Using the records below, repeat exactly the lines from the one holding "The plan must supply no less than 638" through the one holding "kidney beans: cost", both ends included, and no others.

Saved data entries
○ ○ ○ ○

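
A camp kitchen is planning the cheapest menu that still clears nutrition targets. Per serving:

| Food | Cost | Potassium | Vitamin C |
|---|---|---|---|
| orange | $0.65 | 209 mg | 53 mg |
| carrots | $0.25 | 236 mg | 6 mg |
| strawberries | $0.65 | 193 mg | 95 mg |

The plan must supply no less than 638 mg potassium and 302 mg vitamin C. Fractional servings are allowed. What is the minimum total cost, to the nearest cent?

Compare the cost at each extreme point of the feasible region.
orange only: max(638/209, 302/53) = 5.698 servings → $3.70.
carrots only: max(638/236, 302/6) = 50.33 servings → $12.58.
strawberries only: max(638/193, 302/95) = 3.306 servings → $2.15.
orange + carrots: the both-tight solution has a negative serving — not a feasible corner.
orange + strawberries with both tight: 0.2414 servings and 3.044 servings → $2.14.
carrots + strawberries with both tight: 0.1093 servings and 3.172 servings → $2.09.
Cheapest feasible corner: $2.09.

$2.09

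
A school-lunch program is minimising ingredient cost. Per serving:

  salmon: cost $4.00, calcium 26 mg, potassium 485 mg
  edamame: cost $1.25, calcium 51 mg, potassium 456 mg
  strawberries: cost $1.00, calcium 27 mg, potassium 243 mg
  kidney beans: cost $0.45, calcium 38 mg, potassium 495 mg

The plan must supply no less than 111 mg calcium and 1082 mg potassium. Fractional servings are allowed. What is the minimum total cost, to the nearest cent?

$1.31

salmon only: max(111/26, 1082/485) = 4.269 servings → $17.08.
edamame only: max(111/51, 1082/456) = 2.373 servings → $2.97.
strawberries only: max(111/27, 1082/243) = 4.453 servings → $4.45.
kidney beans only: max(111/38, 1082/495) = 2.921 servings → $1.31.
salmon + edamame with both tight: 0.3545 servings and 1.996 servings → $3.91.
salmon + strawberries with both tight: 0.3307 servings and 3.793 servings → $5.12.
salmon + kidney beans: intersection lies outside the first quadrant.
edamame + strawberries with both targets exact would need a negative amount; discard.
edamame + kidney beans with both tight: 1.747 servings and 0.5767 servings → $2.44.
strawberries + kidney beans with both tight: 3.348 servings and 0.5425 servings → $3.59.
The minimum over all feasible corners is $1.31.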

○ ○ ○ ○

- _RESPONSE TO THIS TASK_:
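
The plan must supply no less than 638 mg potassium and 302 mg vitamin C. Fractional servings are allowed. What is the minimum total cost, to the nearest cent?

Compare the cost at each extreme point of the feasible region.
orange only: max(638/209, 302/53) = 5.698 servings → $3.70.
carrots only: max(638/236, 302/6) = 50.33 servings → $12.58.
strawberries only: max(638/193, 302/95) = 3.306 servings → $2.15.
orange + carrots: the both-tight solution has a negative serving — not a feasible corner.
orange + strawberries with both tight: 0.2414 servings and 3.044 servings → $2.14.
carrots + strawberries with both tight: 0.1093 servings and 3.172 servings → $2.09.
Cheapest feasible corner: $2.09.

$2.09

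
A school-lunch program is minimising ingredient cost. Per serving:

  salmon: cost $4.00, calcium 26 mg, potassium 485 mg
  edamame: cost $1.25, calcium 51 mg, potassium 456 mg
  strawberries: cost $1.00, calcium 27 mg, potassium 243 mg
  kidney beans: cost $0.45, calcium 38 mg, potassium 495 mg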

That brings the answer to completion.